__DATA SUPPLIED__.
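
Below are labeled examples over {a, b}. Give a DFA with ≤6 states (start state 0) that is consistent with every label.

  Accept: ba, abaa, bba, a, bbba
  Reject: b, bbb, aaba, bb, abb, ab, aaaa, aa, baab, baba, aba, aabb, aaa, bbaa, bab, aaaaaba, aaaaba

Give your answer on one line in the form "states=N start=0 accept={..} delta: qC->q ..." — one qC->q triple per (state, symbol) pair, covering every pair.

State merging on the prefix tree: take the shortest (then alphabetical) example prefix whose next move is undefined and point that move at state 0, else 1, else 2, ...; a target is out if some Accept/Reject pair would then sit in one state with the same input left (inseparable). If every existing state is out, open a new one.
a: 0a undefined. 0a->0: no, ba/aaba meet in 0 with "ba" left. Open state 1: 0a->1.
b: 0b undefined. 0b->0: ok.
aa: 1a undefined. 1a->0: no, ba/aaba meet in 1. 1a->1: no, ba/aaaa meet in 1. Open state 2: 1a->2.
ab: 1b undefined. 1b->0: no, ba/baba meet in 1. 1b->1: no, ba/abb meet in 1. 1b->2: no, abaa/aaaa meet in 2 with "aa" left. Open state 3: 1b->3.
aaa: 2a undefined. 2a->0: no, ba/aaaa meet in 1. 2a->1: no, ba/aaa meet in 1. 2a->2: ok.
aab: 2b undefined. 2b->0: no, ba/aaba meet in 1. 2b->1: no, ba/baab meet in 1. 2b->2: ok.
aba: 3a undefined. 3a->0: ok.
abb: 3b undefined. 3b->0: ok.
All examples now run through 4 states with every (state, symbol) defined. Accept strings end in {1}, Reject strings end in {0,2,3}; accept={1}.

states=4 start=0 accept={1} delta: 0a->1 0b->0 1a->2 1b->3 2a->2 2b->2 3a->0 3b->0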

--

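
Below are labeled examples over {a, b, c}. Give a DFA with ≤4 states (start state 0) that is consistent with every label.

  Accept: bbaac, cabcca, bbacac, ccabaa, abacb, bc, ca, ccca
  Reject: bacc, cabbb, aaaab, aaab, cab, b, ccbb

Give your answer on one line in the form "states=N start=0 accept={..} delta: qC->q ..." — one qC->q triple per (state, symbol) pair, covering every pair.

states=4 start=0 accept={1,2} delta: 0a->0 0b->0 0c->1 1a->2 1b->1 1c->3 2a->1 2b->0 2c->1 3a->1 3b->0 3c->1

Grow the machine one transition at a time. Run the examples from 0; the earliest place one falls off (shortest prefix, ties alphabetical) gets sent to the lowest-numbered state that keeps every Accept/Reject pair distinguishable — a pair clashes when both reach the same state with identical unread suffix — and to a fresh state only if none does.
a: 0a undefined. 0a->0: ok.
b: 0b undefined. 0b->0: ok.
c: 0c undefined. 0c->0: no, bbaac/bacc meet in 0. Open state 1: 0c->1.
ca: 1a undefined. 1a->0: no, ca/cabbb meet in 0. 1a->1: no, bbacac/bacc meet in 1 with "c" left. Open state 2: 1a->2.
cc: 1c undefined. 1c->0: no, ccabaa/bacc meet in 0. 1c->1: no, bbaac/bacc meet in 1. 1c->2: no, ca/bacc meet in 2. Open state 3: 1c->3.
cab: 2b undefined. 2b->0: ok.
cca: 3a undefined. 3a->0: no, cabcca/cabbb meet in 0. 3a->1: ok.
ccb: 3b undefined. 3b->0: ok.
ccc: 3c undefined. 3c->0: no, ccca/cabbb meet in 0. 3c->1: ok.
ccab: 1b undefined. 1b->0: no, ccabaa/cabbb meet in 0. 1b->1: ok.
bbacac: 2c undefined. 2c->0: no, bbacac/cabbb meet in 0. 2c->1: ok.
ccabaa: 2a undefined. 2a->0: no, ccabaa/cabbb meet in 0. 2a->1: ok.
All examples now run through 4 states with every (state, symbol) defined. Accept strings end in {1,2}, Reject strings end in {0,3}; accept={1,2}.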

* * *

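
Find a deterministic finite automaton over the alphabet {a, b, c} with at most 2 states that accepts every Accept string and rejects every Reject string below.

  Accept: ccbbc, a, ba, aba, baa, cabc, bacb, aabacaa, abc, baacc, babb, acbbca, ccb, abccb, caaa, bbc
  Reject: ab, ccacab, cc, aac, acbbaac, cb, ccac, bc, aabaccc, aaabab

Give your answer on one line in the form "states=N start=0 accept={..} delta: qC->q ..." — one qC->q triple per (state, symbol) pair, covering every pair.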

__WHAT TO DO__.
As listed above, the lines from the line with "Accept: bbaac, cabcca, bbacac, ccabaa, abacb, bc, ca, ccca" to the line with "Reject: bacc, cabbb, aaaab, aaab, cab, b, ccbb" are to be echoed exactly, with both ends included and nothing added.

__SOLUTION__.
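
  Accept: bbaac, cabcca, bbacac, ccabaa, abacb, bc, ca, ccca
  Reject: bacc, cabbb, aaaab, aaab, cab, b, ccbb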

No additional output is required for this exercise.